**Stored entries**
-- Opening Marker --
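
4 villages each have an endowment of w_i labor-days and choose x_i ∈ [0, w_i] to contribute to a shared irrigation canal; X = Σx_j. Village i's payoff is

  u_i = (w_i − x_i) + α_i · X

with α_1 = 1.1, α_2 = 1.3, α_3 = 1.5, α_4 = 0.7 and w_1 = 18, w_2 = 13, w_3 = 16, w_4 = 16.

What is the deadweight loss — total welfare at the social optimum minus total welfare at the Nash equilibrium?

57.6

∂u_i/∂x_i = α_i − 1, so village i contributes w_i if α_i > 1, else 0.
α_i > 1 for i ∈ {1, 2, 3}; NE contributions (18, 13, 16, 0), X = 47.
W^NE = Σw_i − X^NE + (Σα_i)·X^NE = 63 + 3.6·47 = 232.2.
Planner: ∂(Σu_j)/∂x_i = Σα_j − 1 = 3.6 > 0, so everyone contributes w_i; X^SO = 63, W^SO = 63 + 3.6·63 = 289.8.
Deadweight loss = 57.6.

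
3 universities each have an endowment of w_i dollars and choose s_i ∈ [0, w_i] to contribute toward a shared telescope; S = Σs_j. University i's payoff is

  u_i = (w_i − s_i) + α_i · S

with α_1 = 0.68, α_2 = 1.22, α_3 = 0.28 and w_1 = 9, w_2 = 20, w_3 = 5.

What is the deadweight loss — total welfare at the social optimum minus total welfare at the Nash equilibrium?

∂u_i/∂s_i = α_i − 1, so university i contributes w_i if α_i > 1, else 0.
α_i > 1 for i ∈ {2}; NE contributions (0, 20, 0), S = 20.
W^NE = Σw_i − S^NE + (Σα_i)·S^NE = 34 + 1.18·20 = 57.6.
Planner: ∂(Σu_j)/∂s_i = Σα_j − 1 = 1.18 > 0, so everyone contributes w_i; S^SO = 34, W^SO = 34 + 1.18·34 = 74.12.
Deadweight loss = 16.52.

16.52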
-- Closing Marker --
**TRY IT**
The answer should hold exactly the lines running from the one with "u_i = (w_i − x_i) + α_i · X" to the final line of the data, both ends counted.

**REPLY**
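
  u_i = (w_i − x_i) + α_i · X

with α_1 = 1.1, α_2 = 1.3, α_3 = 1.5, α_4 = 0.7 and w_1 = 18, w_2 = 13, w_3 = 16, w_4 = 16.

What is the deadweight loss — total welfare at the social optimum minus total welfare at the Nash equilibrium?

57.6

∂u_i/∂x_i = α_i − 1, so village i contributes w_i if α_i > 1, else 0.
α_i > 1 for i ∈ {1, 2, 3}; NE contributions (18, 13, 16, 0), X = 47.
W^NE = Σw_i − X^NE + (Σα_i)·X^NE = 63 + 3.6·47 = 232.2.
Planner: ∂(Σu_j)/∂x_i = Σα_j − 1 = 3.6 > 0, so everyone contributes w_i; X^SO = 63, W^SO = 63 + 3.6·63 = 289.8.
Deadweight loss = 57.6.

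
3 universities each have an endowment of w_i dollars and choose s_i ∈ [0, w_i] to contribute toward a shared telescope; S = Σs_j. University i's payoff is

  u_i = (w_i − s_i) + α_i · S

with α_1 = 0.68, α_2 = 1.22, α_3 = 0.28 and w_1 = 9, w_2 = 20, w_3 = 5.

What is the deadweight loss — total welfare at the social optimum minus total welfare at the Nash equilibrium?

∂u_i/∂s_i = α_i − 1, so university i contributes w_i if α_i > 1, else 0.
α_i > 1 for i ∈ {2}; NE contributions (0, 20, 0), S = 20.
W^NE = Σw_i − S^NE + (Σα_i)·S^NE = 34 + 1.18·20 = 57.6.
Planner: ∂(Σu_j)/∂s_i = Σα_j − 1 = 1.18 > 0, so everyone contributes w_i; S^SO = 34, W^SO = 34 + 1.18·34 = 74.12.
Deadweight loss = 16.52.

16.52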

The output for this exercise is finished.